• Recorded data
Segment Open
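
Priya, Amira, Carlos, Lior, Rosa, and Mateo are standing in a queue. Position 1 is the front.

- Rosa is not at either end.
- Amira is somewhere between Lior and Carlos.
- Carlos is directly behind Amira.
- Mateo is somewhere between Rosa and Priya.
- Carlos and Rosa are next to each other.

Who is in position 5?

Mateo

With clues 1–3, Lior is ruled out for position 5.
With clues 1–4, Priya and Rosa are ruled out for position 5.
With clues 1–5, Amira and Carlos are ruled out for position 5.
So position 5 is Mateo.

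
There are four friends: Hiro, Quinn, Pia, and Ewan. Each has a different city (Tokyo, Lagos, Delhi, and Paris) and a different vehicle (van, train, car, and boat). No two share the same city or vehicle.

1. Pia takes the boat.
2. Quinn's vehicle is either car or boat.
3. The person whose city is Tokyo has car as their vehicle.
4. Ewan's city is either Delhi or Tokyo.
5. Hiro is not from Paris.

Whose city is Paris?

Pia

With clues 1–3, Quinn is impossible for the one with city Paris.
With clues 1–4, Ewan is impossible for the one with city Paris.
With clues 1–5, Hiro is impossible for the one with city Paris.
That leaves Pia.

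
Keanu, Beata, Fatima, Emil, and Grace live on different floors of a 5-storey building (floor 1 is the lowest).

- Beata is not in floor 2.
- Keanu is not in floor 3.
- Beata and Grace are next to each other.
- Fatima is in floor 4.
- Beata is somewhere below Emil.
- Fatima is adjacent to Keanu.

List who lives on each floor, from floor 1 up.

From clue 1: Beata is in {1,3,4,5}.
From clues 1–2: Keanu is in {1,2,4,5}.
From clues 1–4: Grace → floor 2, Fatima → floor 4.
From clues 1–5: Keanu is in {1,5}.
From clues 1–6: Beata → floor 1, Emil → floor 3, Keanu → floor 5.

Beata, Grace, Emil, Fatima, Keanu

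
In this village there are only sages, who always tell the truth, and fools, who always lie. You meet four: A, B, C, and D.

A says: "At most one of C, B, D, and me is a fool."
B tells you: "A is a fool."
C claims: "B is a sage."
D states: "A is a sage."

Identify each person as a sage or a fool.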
Segment Closed
• Exercise brief
The answer must consist of every entry, set down exactly as given.

• Output of the task
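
Priya, Amira, Carlos, Lior, Rosa, and Mateo are standing in a queue. Position 1 is the front.

- Rosa is not at either end.
- Amira is somewhere between Lior and Carlos.
- Carlos is directly behind Amira.
- Mateo is somewhere between Rosa and Priya.
- Carlos and Rosa are next to each other.

Who is in position 5?

Mateo

With clues 1–3, Lior is ruled out for position 5.
With clues 1–4, Priya and Rosa are ruled out for position 5.
With clues 1–5, Amira and Carlos are ruled out for position 5.
So position 5 is Mateo.

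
There are four friends: Hiro, Quinn, Pia, and Ewan. Each has a different city (Tokyo, Lagos, Delhi, and Paris) and a different vehicle (van, train, car, and boat). No two share the same city or vehicle.

1. Pia takes the boat.
2. Quinn's vehicle is either car or boat.
3. The person whose city is Tokyo has car as their vehicle.
4. Ewan's city is either Delhi or Tokyo.
5. Hiro is not from Paris.

Whose city is Paris?

Pia

With clues 1–3, Quinn is impossible for the one with city Paris.
With clues 1–4, Ewan is impossible for the one with city Paris.
With clues 1–5, Hiro is impossible for the one with city Paris.
That leaves Pia.

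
Keanu, Beata, Fatima, Emil, and Grace live on different floors of a 5-storey building (floor 1 is the lowest).

- Beata is not in floor 2.
- Keanu is not in floor 3.
- Beata and Grace are next to each other.
- Fatima is in floor 4.
- Beata is somewhere below Emil.
- Fatima is adjacent to Keanu.

List who lives on each floor, from floor 1 up.

From clue 1: Beata is in {1,3,4,5}.
From clues 1–2: Keanu is in {1,2,4,5}.
From clues 1–4: Grace → floor 2, Fatima → floor 4.
From clues 1–5: Keanu is in {1,5}.
From clues 1–6: Beata → floor 1, Emil → floor 3, Keanu → floor 5.

Beata, Grace, Emil, Fatima, Keanu

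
In this village there are only sages, who always tell the truth, and fools, who always lie. You meet four: A, B, C, and D.

A says: "At most one of C, B, D, and me is a fool."
B tells you: "A is a fool."
C claims: "B is a sage."
D states: "A is a sage."

Identify each person as a sage or a fool.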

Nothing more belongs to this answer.